- _AIM OF THE TASK_: Copy out the entire listing word for word.

- _ENTRIES SHOWN_:
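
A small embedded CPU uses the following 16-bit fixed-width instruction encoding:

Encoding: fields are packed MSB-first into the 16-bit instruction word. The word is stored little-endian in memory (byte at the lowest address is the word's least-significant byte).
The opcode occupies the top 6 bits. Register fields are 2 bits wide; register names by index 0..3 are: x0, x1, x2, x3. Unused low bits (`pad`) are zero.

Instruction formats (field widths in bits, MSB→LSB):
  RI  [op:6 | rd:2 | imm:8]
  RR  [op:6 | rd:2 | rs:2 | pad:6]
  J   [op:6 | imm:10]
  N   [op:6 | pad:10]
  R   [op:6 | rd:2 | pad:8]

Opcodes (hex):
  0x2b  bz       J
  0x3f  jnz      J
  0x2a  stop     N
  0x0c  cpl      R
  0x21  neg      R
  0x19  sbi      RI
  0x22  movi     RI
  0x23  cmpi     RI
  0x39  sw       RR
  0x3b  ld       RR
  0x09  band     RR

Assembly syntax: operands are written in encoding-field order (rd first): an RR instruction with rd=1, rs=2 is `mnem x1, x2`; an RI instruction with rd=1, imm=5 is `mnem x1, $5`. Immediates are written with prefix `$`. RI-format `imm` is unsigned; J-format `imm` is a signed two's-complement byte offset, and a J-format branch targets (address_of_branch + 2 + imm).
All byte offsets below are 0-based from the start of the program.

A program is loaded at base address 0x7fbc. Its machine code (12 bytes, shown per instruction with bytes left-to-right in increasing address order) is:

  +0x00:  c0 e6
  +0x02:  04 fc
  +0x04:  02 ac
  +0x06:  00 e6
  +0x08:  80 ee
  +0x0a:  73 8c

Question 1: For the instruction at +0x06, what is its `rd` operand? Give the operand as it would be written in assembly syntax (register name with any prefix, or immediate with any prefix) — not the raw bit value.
x2

+0x06: 00 e6 ⇒ word 0xe600 (little)
  opcode bits[15:10]=0x39: sw/RR
  rd: (w>>8)&0x3=0x2 → x2
  rs: (w>>6)&0x3=0x0 → x0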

- _RESPONSE AREA_:
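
A small embedded CPU uses the following 16-bit fixed-width instruction encoding:

Encoding: fields are packed MSB-first into the 16-bit instruction word. The word is stored little-endian in memory (byte at the lowest address is the word's least-significant byte).
The opcode occupies the top 6 bits. Register fields are 2 bits wide; register names by index 0..3 are: x0, x1, x2, x3. Unused low bits (`pad`) are zero.

Instruction formats (field widths in bits, MSB→LSB):
  RI  [op:6 | rd:2 | imm:8]
  RR  [op:6 | rd:2 | rs:2 | pad:6]
  J   [op:6 | imm:10]
  N   [op:6 | pad:10]
  R   [op:6 | rd:2 | pad:8]

Opcodes (hex):
  0x2b  bz       J
  0x3f  jnz      J
  0x2a  stop     N
  0x0c  cpl      R
  0x21  neg      R
  0x19  sbi      RI
  0x22  movi     RI
  0x23  cmpi     RI
  0x39  sw       RR
  0x3b  ld       RR
  0x09  band     RR

Assembly syntax: operands are written in encoding-field order (rd first): an RR instruction with rd=1, rs=2 is `mnem x1, x2`; an RI instruction with rd=1, imm=5 is `mnem x1, $5`. Immediates are written with prefix `$`. RI-format `imm` is unsigned; J-format `imm` is a signed two's-complement byte offset, and a J-format branch targets (address_of_branch + 2 + imm).
All byte offsets below are 0-based from the start of the program.

A program is loaded at base address 0x7fbc. Its machine code (12 bytes, shown per instruction with bytes left-to-right in increasing address order) is:

  +0x00:  c0 e6
  +0x02:  04 fc
  +0x04:  02 ac
  +0x06:  00 e6
  +0x08:  80 ee
  +0x0a:  73 8c

Question 1: For the instruction at +0x06, what is its `rd` operand? Give the operand as it would be written in assembly syntax (register name with any prefix, or immediate with any prefix) — not the raw bit value.
x2

+0x06: 00 e6 ⇒ word 0xe600 (little)
  opcode bits[15:10]=0x39: sw/RR
  rd: (w>>8)&0x3=0x2 → x2
  rs: (w>>6)&0x3=0x0 → x0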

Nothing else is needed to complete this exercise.